(Dataset items)
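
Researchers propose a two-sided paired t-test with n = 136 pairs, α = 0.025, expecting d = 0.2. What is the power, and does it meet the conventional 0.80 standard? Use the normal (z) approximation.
Power ≈ 0.54; the study is underpowered (power < 0.80)

Power calculation (paired t-test, normal approximation):
z_β = d · √n - z_{α/2}
z_β = 0.2 · √136 - 2.241
z_β = 0.2 · 11.662 - 2.241
z_β = 0.091

Power = Φ(z_β) = Φ(0.091) ≈ 0.536

Effect size d = 0.2 is small by Cohen's convention (0.2/0.5/0.8).

Threshold: power ≥ 0.80 is conventionally adequate.
Power ≈ 0.54 → the study is underpowered (power < 0.80).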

| What the exercise asks |
Each entry is to be retyped precisely as it stands.

| The completed task |
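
Researchers propose a two-sided paired t-test with n = 136 pairs, α = 0.025, expecting d = 0.2. What is the power, and does it meet the conventional 0.80 standard? Use the normal (z) approximation.
Power ≈ 0.54; the study is underpowered (power < 0.80)

Power calculation (paired t-test, normal approximation):
z_β = d · √n - z_{α/2}
z_β = 0.2 · √136 - 2.241
z_β = 0.2 · 11.662 - 2.241
z_β = 0.091

Power = Φ(z_β) = Φ(0.091) ≈ 0.536

Effect size d = 0.2 is small by Cohen's convention (0.2/0.5/0.8).

Threshold: power ≥ 0.80 is conventionally adequate.
Power ≈ 0.54 → the study is underpowered (power < 0.80).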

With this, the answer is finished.